— Work instructions —
Write out, precisely and in full, each line of the material.

— Records for processing —
--- --- ---

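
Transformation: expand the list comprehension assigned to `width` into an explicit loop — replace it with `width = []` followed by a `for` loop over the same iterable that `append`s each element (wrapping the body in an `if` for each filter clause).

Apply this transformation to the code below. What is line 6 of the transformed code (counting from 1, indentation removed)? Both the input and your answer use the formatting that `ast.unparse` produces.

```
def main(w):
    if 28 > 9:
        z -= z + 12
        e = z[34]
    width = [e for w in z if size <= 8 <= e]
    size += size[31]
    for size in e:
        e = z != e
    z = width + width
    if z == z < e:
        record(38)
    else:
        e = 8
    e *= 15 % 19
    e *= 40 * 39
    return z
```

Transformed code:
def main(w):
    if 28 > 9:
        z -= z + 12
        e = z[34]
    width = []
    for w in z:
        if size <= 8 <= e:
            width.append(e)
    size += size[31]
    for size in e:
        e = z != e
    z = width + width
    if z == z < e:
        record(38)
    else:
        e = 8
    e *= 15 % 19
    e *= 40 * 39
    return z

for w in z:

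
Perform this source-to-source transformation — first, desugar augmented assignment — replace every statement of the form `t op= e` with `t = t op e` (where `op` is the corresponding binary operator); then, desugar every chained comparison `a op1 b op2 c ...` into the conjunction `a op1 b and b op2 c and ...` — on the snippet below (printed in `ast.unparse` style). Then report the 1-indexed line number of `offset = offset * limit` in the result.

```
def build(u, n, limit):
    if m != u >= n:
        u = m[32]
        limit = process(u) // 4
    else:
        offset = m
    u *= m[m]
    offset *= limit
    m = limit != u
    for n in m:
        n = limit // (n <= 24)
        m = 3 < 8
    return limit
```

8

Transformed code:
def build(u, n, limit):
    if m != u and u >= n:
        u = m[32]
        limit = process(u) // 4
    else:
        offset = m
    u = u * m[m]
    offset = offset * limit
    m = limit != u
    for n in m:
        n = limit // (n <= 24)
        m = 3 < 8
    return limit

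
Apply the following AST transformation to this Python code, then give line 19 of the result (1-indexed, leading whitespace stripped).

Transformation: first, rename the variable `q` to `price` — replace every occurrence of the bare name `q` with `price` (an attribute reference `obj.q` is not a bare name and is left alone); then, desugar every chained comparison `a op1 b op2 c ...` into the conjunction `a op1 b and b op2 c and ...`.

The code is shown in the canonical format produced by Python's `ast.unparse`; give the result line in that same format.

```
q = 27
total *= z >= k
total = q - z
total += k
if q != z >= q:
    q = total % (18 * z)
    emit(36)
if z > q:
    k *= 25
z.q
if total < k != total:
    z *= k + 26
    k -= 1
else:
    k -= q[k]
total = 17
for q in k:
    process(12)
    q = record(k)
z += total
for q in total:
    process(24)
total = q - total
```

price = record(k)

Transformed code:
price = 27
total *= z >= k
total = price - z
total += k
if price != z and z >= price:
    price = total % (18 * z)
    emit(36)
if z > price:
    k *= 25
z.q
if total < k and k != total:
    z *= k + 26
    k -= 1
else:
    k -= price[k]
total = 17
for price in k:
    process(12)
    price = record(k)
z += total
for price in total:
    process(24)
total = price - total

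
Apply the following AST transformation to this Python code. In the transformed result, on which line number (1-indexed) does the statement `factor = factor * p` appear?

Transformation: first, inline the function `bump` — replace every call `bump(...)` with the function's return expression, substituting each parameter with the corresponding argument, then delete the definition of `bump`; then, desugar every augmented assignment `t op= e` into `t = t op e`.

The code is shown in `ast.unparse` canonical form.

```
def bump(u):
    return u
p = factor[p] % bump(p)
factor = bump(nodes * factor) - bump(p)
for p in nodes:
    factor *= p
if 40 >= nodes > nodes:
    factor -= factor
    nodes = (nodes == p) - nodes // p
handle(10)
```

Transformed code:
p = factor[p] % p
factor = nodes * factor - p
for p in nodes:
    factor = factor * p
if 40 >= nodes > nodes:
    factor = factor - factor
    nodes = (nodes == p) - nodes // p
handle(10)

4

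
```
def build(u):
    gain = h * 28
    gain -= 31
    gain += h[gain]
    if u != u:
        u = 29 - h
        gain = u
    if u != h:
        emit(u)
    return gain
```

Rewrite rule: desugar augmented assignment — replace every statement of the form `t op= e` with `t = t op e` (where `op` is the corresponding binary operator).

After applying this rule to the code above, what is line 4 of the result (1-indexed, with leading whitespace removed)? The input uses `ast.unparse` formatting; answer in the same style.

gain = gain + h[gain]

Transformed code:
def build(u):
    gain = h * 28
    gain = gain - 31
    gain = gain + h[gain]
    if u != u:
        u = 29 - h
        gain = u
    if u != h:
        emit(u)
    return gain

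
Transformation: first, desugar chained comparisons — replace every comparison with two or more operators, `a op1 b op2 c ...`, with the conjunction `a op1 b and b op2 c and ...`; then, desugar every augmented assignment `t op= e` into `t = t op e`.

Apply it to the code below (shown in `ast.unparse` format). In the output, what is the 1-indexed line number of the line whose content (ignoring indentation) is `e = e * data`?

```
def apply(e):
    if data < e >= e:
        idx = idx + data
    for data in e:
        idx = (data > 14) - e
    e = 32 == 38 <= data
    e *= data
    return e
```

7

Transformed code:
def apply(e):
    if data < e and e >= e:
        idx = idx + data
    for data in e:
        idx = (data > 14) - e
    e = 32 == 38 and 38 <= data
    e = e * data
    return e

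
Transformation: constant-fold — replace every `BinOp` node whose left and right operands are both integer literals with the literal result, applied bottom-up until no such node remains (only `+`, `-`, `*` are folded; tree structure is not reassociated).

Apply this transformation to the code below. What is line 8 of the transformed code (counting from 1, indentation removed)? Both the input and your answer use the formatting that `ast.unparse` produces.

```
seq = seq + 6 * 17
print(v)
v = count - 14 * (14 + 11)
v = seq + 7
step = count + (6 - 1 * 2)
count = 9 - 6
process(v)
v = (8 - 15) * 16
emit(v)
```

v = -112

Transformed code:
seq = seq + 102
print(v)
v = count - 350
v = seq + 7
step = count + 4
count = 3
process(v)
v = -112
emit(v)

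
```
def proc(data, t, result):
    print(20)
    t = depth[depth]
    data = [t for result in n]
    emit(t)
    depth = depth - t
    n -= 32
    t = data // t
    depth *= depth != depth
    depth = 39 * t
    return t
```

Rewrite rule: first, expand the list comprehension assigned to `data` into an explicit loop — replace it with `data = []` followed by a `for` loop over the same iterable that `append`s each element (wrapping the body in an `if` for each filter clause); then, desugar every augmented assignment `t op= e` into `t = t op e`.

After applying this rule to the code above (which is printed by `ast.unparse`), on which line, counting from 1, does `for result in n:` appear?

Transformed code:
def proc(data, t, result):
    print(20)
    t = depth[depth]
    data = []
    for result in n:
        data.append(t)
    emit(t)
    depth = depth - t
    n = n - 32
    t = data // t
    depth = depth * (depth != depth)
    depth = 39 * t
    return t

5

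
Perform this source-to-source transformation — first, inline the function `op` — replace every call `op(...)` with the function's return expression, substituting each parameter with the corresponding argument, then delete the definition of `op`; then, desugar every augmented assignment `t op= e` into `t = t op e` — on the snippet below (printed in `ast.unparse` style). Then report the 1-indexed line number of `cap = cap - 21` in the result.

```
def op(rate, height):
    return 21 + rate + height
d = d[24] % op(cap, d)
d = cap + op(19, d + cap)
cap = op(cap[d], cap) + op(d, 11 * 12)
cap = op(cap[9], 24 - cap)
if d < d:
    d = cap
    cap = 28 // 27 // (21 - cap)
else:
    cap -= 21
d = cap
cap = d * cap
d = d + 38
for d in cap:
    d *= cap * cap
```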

--- --- ---

— Output of the exercise —
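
Transformation: expand the list comprehension assigned to `width` into an explicit loop — replace it with `width = []` followed by a `for` loop over the same iterable that `append`s each element (wrapping the body in an `if` for each filter clause).

Apply this transformation to the code below. What is line 6 of the transformed code (counting from 1, indentation removed)? Both the input and your answer use the formatting that `ast.unparse` produces.

```
def main(w):
    if 28 > 9:
        z -= z + 12
        e = z[34]
    width = [e for w in z if size <= 8 <= e]
    size += size[31]
    for size in e:
        e = z != e
    z = width + width
    if z == z < e:
        record(38)
    else:
        e = 8
    e *= 15 % 19
    e *= 40 * 39
    return z
```

Transformed code:
def main(w):
    if 28 > 9:
        z -= z + 12
        e = z[34]
    width = []
    for w in z:
        if size <= 8 <= e:
            width.append(e)
    size += size[31]
    for size in e:
        e = z != e
    z = width + width
    if z == z < e:
        record(38)
    else:
        e = 8
    e *= 15 % 19
    e *= 40 * 39
    return z

for w in z:

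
Perform this source-to-source transformation — first, desugar augmented assignment — replace every statement of the form `t op= e` with `t = t op e` (where `op` is the corresponding binary operator); then, desugar every chained comparison `a op1 b op2 c ...` into the conjunction `a op1 b and b op2 c and ...` — on the snippet below (printed in `ast.unparse` style). Then report the 1-indexed line number of `offset = offset * limit` in the result.

```
def build(u, n, limit):
    if m != u >= n:
        u = m[32]
        limit = process(u) // 4
    else:
        offset = m
    u *= m[m]
    offset *= limit
    m = limit != u
    for n in m:
        n = limit // (n <= 24)
        m = 3 < 8
    return limit
```

8

Transformed code:
def build(u, n, limit):
    if m != u and u >= n:
        u = m[32]
        limit = process(u) // 4
    else:
        offset = m
    u = u * m[m]
    offset = offset * limit
    m = limit != u
    for n in m:
        n = limit // (n <= 24)
        m = 3 < 8
    return limit

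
Apply the following AST transformation to this Python code, then give line 19 of the result (1-indexed, leading whitespace stripped).

Transformation: first, rename the variable `q` to `price` — replace every occurrence of the bare name `q` with `price` (an attribute reference `obj.q` is not a bare name and is left alone); then, desugar every chained comparison `a op1 b op2 c ...` into the conjunction `a op1 b and b op2 c and ...`.

The code is shown in the canonical format produced by Python's `ast.unparse`; give the result line in that same format.

```
q = 27
total *= z >= k
total = q - z
total += k
if q != z >= q:
    q = total % (18 * z)
    emit(36)
if z > q:
    k *= 25
z.q
if total < k != total:
    z *= k + 26
    k -= 1
else:
    k -= q[k]
total = 17
for q in k:
    process(12)
    q = record(k)
z += total
for q in total:
    process(24)
total = q - total
```

price = record(k)

Transformed code:
price = 27
total *= z >= k
total = price - z
total += k
if price != z and z >= price:
    price = total % (18 * z)
    emit(36)
if z > price:
    k *= 25
z.q
if total < k and k != total:
    z *= k + 26
    k -= 1
else:
    k -= price[k]
total = 17
for price in k:
    process(12)
    price = record(k)
z += total
for price in total:
    process(24)
total = price - total

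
Apply the following AST transformation to this Python code. In the transformed result, on which line number (1-indexed) does the statement `factor = factor * p` appear?

Transformation: first, inline the function `bump` — replace every call `bump(...)` with the function's return expression, substituting each parameter with the corresponding argument, then delete the definition of `bump`; then, desugar every augmented assignment `t op= e` into `t = t op e`.

The code is shown in `ast.unparse` canonical form.

```
def bump(u):
    return u
p = factor[p] % bump(p)
factor = bump(nodes * factor) - bump(p)
for p in nodes:
    factor *= p
if 40 >= nodes > nodes:
    factor -= factor
    nodes = (nodes == p) - nodes // p
handle(10)
```

Transformed code:
p = factor[p] % p
factor = nodes * factor - p
for p in nodes:
    factor = factor * p
if 40 >= nodes > nodes:
    factor = factor - factor
    nodes = (nodes == p) - nodes // p
handle(10)

4

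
```
def build(u):
    gain = h * 28
    gain -= 31
    gain += h[gain]
    if u != u:
        u = 29 - h
        gain = u
    if u != h:
        emit(u)
    return gain
```

Rewrite rule: desugar augmented assignment — replace every statement of the form `t op= e` with `t = t op e` (where `op` is the corresponding binary operator).

After applying this rule to the code above, what is line 4 of the result (1-indexed, with leading whitespace removed)? The input uses `ast.unparse` formatting; answer in the same style.

gain = gain + h[gain]

Transformed code:
def build(u):
    gain = h * 28
    gain = gain - 31
    gain = gain + h[gain]
    if u != u:
        u = 29 - h
        gain = u
    if u != h:
        emit(u)
    return gain

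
Transformation: first, desugar chained comparisons — replace every comparison with two or more operators, `a op1 b op2 c ...`, with the conjunction `a op1 b and b op2 c and ...`; then, desugar every augmented assignment `t op= e` into `t = t op e`.

Apply it to the code below (shown in `ast.unparse` format). In the output, what is the 1-indexed line number of the line whose content (ignoring indentation) is `e = e * data`?

```
def apply(e):
    if data < e >= e:
        idx = idx + data
    for data in e:
        idx = (data > 14) - e
    e = 32 == 38 <= data
    e *= data
    return e
```

7

Transformed code:
def apply(e):
    if data < e and e >= e:
        idx = idx + data
    for data in e:
        idx = (data > 14) - e
    e = 32 == 38 and 38 <= data
    e = e * data
    return e

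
Transformation: constant-fold — replace every `BinOp` node whose left and right operands are both integer literals with the literal result, applied bottom-up until no such node remains (only `+`, `-`, `*` are folded; tree structure is not reassociated).

Apply this transformation to the code below. What is line 8 of the transformed code (counting from 1, indentation removed)? Both the input and your answer use the formatting that `ast.unparse` produces.

```
seq = seq + 6 * 17
print(v)
v = count - 14 * (14 + 11)
v = seq + 7
step = count + (6 - 1 * 2)
count = 9 - 6
process(v)
v = (8 - 15) * 16
emit(v)
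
```

v = -112

Transformed code:
seq = seq + 102
print(v)
v = count - 350
v = seq + 7
step = count + 4
count = 3
process(v)
v = -112
emit(v)

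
```
def proc(data, t, result):
    print(20)
    t = depth[depth]
    data = [t for result in n]
    emit(t)
    depth = depth - t
    n -= 32
    t = data // t
    depth *= depth != depth
    depth = 39 * t
    return t
```

Rewrite rule: first, expand the list comprehension assigned to `data` into an explicit loop — replace it with `data = []` followed by a `for` loop over the same iterable that `append`s each element (wrapping the body in an `if` for each filter clause); then, desugar every augmented assignment `t op= e` into `t = t op e`.

After applying this rule to the code above (which is printed by `ast.unparse`), on which line, counting from 1, does `for result in n:` appear?

Transformed code:
def proc(data, t, result):
    print(20)
    t = depth[depth]
    data = []
    for result in n:
        data.append(t)
    emit(t)
    depth = depth - t
    n = n - 32
    t = data // t
    depth = depth * (depth != depth)
    depth = 39 * t
    return t

5

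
Perform this source-to-source transformation — first, inline the function `op` — replace every call `op(...)` with the function's return expression, substituting each parameter with the corresponding argument, then delete the definition of `op`; then, desugar every augmented assignment `t op= e` into `t = t op e` — on the snippet below (printed in `ast.unparse` style). Then report the 1-indexed line number of `cap = cap - 21` in the result.

```
def op(rate, height):
    return 21 + rate + height
d = d[24] % op(cap, d)
d = cap + op(19, d + cap)
cap = op(cap[d], cap) + op(d, 11 * 12)
cap = op(cap[9], 24 - cap)
if d < d:
    d = cap
    cap = 28 // 27 // (21 - cap)
else:
    cap -= 21
d = cap
cap = d * cap
d = d + 38
for d in cap:
    d *= cap * cap
```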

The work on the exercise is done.